WHAT TO DO: In the entries that follow, the line with "0 --[~x1] c--> 1" opens the range and the line with "4 --[(~x1 | True)] b--> 4" closes it; repeat that range exactly, both lines included.

SUPPLIED INFORMATION below:

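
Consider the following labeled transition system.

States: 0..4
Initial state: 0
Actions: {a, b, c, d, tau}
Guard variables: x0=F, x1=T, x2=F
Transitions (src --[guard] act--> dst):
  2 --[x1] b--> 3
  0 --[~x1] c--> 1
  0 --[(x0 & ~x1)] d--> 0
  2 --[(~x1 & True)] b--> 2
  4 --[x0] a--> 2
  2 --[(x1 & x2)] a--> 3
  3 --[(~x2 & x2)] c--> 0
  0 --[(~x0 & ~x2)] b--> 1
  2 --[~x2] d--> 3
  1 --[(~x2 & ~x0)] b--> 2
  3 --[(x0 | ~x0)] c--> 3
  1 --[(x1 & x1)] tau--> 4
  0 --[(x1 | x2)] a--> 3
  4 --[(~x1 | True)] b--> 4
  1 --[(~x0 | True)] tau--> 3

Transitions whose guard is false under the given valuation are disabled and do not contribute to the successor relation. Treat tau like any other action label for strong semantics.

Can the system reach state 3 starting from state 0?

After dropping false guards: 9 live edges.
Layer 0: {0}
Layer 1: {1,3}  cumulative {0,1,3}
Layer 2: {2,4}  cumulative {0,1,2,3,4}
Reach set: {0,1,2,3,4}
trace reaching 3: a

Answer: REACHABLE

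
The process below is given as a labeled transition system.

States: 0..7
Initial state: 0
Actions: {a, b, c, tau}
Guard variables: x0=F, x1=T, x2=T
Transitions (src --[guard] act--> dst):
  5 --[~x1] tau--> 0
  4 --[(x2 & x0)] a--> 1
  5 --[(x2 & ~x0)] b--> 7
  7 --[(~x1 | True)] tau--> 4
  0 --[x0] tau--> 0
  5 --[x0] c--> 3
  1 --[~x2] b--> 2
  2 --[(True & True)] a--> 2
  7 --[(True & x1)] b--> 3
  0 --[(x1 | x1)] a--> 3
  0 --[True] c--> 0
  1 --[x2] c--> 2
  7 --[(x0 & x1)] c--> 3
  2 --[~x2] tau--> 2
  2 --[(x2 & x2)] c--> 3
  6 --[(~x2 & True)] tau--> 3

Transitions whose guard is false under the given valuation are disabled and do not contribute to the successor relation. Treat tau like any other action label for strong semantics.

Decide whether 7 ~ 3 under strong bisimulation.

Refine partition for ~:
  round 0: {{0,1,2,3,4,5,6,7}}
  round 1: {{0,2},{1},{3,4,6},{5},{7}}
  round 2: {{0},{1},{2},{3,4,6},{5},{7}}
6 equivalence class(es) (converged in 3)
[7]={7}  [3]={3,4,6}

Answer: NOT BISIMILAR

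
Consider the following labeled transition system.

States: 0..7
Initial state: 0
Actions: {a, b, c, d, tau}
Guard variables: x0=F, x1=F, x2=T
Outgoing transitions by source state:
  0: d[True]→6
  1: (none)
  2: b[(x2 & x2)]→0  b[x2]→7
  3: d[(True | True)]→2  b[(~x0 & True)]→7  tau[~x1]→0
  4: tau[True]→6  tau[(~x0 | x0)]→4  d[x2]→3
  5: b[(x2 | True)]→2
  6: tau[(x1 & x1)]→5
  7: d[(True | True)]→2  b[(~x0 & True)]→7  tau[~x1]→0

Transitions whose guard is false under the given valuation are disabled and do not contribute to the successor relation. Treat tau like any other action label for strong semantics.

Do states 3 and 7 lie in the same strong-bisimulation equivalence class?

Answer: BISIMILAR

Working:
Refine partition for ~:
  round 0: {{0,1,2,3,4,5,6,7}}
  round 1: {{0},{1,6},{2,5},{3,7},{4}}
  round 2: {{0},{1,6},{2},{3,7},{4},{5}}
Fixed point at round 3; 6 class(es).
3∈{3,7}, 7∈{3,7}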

End of SUPPLIED INFORMATION.

ANSWER AREA:
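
  0 --[~x1] c--> 1
  0 --[(x0 & ~x1)] d--> 0
  2 --[(~x1 & True)] b--> 2
  4 --[x0] a--> 2
  2 --[(x1 & x2)] a--> 3
  3 --[(~x2 & x2)] c--> 0
  0 --[(~x0 & ~x2)] b--> 1
  2 --[~x2] d--> 3
  1 --[(~x2 & ~x0)] b--> 2
  3 --[(x0 | ~x0)] c--> 3
  1 --[(x1 & x1)] tau--> 4
  0 --[(x1 | x2)] a--> 3
  4 --[(~x1 | True)] b--> 4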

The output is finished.